[Data extract Boundary: Start]
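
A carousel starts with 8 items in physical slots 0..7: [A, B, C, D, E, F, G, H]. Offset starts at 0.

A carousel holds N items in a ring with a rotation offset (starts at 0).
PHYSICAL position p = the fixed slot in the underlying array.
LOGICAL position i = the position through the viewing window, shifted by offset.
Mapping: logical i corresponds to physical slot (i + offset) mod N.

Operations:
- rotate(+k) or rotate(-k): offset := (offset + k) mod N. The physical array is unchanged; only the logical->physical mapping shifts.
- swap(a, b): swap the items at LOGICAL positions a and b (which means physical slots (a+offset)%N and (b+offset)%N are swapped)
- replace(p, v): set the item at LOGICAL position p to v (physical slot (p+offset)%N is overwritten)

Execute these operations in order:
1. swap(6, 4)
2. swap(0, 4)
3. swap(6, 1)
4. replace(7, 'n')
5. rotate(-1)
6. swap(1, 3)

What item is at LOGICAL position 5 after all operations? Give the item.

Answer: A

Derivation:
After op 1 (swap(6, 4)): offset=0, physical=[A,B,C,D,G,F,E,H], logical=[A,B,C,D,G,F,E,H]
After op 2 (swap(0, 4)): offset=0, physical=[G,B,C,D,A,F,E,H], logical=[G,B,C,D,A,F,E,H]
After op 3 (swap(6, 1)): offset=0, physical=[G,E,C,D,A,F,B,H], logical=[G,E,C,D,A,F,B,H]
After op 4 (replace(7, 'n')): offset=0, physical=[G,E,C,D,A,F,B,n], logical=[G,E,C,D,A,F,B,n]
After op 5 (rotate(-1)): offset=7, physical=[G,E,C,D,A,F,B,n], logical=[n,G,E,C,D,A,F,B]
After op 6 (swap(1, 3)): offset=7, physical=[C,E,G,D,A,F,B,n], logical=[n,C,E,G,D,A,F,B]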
[Data extract Boundary: End]
[Data extract Boundary: Start]
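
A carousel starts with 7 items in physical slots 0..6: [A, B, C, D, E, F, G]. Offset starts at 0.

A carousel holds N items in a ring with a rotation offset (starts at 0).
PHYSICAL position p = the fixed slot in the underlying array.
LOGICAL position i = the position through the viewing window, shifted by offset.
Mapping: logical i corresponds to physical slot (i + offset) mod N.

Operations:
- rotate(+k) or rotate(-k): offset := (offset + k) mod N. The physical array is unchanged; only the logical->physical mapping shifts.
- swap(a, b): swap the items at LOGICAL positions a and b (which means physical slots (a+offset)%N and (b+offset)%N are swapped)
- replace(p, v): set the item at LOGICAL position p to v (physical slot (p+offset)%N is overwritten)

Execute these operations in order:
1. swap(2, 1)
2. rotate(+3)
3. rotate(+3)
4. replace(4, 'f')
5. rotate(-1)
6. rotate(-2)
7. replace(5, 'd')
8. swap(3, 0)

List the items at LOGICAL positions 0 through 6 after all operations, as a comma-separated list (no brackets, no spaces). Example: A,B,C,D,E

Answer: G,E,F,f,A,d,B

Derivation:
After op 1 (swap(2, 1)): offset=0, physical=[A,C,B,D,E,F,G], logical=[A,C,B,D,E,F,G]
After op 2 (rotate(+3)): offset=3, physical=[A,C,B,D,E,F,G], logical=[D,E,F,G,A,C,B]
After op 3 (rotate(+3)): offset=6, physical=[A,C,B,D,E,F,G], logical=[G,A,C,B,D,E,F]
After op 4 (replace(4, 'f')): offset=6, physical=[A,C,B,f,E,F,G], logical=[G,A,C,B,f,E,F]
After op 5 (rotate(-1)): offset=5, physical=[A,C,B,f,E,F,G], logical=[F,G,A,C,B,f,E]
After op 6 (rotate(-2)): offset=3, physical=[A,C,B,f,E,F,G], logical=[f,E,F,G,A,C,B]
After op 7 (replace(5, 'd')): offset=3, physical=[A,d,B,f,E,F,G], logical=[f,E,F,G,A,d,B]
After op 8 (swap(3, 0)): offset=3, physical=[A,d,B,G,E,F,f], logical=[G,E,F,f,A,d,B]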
[Data extract Boundary: End]
Out of the preceding entries, pull every line containing the string "carousel".

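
A carousel starts with 8 items in physical slots 0..7: [A, B, C, D, E, F, G, H]. Offset starts at 0.
A carousel holds N items in a ring with a rotation offset (starts at 0).
A carousel starts with 7 items in physical slots 0..6: [A, B, C, D, E, F, G]. Offset starts at 0.
A carousel holds N items in a ring with a rotation offset (starts at 0).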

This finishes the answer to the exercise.